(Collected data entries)
::::
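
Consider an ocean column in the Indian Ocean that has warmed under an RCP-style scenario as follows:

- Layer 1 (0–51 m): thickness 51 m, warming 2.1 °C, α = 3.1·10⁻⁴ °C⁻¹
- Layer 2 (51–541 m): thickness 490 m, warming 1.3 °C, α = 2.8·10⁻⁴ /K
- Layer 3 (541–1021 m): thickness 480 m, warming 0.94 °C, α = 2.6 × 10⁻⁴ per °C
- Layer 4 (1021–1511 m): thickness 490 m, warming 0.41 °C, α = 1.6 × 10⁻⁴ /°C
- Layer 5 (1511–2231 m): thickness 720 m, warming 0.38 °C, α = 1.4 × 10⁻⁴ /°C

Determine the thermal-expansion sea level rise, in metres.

0.399 m

0–51 m: 2.1 × 3.1×10⁻⁴ × 51 = 0.033201 m
Layer 2: 2.8×10⁻⁴ × 1.3 × 490 = 0.17836 m
541–1021 m: 480 × 0.94 × 2.6×10⁻⁴ = 0.117312 m
0.41 × 490 × 1.6×10⁻⁴ = 0.032144 m
720 × 1.4×10⁻⁴ × 0.38 = 0.038304 m
Δh = 0.033201 + 0.17836 + 0.117312 + 0.032144 + 0.038304 = 0.399321 m ≈ 0.399 m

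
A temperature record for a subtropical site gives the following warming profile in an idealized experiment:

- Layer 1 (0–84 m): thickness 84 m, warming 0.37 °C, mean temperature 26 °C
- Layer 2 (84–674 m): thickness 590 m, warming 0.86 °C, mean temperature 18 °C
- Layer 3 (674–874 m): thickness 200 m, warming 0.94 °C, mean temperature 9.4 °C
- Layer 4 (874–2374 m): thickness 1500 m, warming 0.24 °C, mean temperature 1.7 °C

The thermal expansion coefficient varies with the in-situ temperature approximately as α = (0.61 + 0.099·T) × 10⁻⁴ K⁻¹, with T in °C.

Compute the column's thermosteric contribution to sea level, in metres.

Δh ≈ 0.19 m

Layer 1: α = (0.61 + 0.099×26)×10⁻⁴ = 3.184×10⁻⁴ K⁻¹
Layer 2: α = (0.61 + 0.099×18)×10⁻⁴ = 2.392×10⁻⁴ K⁻¹
Layer 3: α = (0.61 + 0.099×9.4)×10⁻⁴ = 1.5406×10⁻⁴ K⁻¹
Layer 4: α = (0.61 + 0.099×1.7)×10⁻⁴ = 0.7783×10⁻⁴ K⁻¹
0.37 × 84 × 3.184×10⁻⁴ = 0.009895872 m
0.86 × 2.392×10⁻⁴ × 590 = 0.12137008 m
200 × 0.94 × 1.5406×10⁻⁴ = 0.02896328 m
Layer 4: 0.24 × 0.7783×10⁻⁴ × 1500 = 0.0280188 m
Δh = 0.009895872 + 0.12137008 + 0.02896328 + 0.0280188 = 0.188248032 m ≈ 0.19 m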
::::
Copy the lines that hold the word "temperature". Take them from the records above.

SOLUTION TO THIS TASK:
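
A temperature record for a subtropical site gives the following warming profile in an idealized experiment:
- Layer 1 (0–84 m): thickness 84 m, warming 0.37 °C, mean temperature 26 °C
- Layer 2 (84–674 m): thickness 590 m, warming 0.86 °C, mean temperature 18 °C
- Layer 3 (674–874 m): thickness 200 m, warming 0.94 °C, mean temperature 9.4 °C
- Layer 4 (874–2374 m): thickness 1500 m, warming 0.24 °C, mean temperature 1.7 °C
The thermal expansion coefficient varies with the in-situ temperature approximately as α = (0.61 + 0.099·T) × 10⁻⁴ K⁻¹, with T in °C.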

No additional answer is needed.